◆ EXERCISE INPUTS ◆

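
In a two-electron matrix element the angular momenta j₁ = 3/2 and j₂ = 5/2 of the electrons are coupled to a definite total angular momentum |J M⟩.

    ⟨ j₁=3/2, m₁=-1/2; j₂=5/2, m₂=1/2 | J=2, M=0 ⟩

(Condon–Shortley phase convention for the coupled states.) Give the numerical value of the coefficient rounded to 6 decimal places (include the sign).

-0.267261

triangle: 2!×1!×3!/7! = 12/5040
(j±m)!: 1!×2!×3!×2!×2!×2! = 96
prefactor² = (2J+1)×Δ×N² = 8/7
  k=1: −1/(1!×1!×1!×2!×0!×1!) = -1/2
  k=2: +1/(2!×0!×0!×1!×1!×2!) = 1/4
Σ = -1/4  ⇒  CG² = 8/7×(-1/4)² = 1/14
CG = −√(1/14) = -0.267261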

◆ WORK ORDER ◆
Retype every entry exactly.

◆ EXPECTED ANSWER ◆
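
In a two-electron matrix element the angular momenta j₁ = 3/2 and j₂ = 5/2 of the electrons are coupled to a definite total angular momentum |J M⟩.

    ⟨ j₁=3/2, m₁=-1/2; j₂=5/2, m₂=1/2 | J=2, M=0 ⟩

(Condon–Shortley phase convention for the coupled states.) Give the numerical value of the coefficient rounded to 6 decimal places (include the sign).

-0.267261

triangle: 2!×1!×3!/7! = 12/5040
(j±m)!: 1!×2!×3!×2!×2!×2! = 96
prefactor² = (2J+1)×Δ×N² = 8/7
  k=1: −1/(1!×1!×1!×2!×0!×1!) = -1/2
  k=2: +1/(2!×0!×0!×1!×1!×2!) = 1/4
Σ = -1/4  ⇒  CG² = 8/7×(-1/4)² = 1/14
CG = −√(1/14) = -0.267261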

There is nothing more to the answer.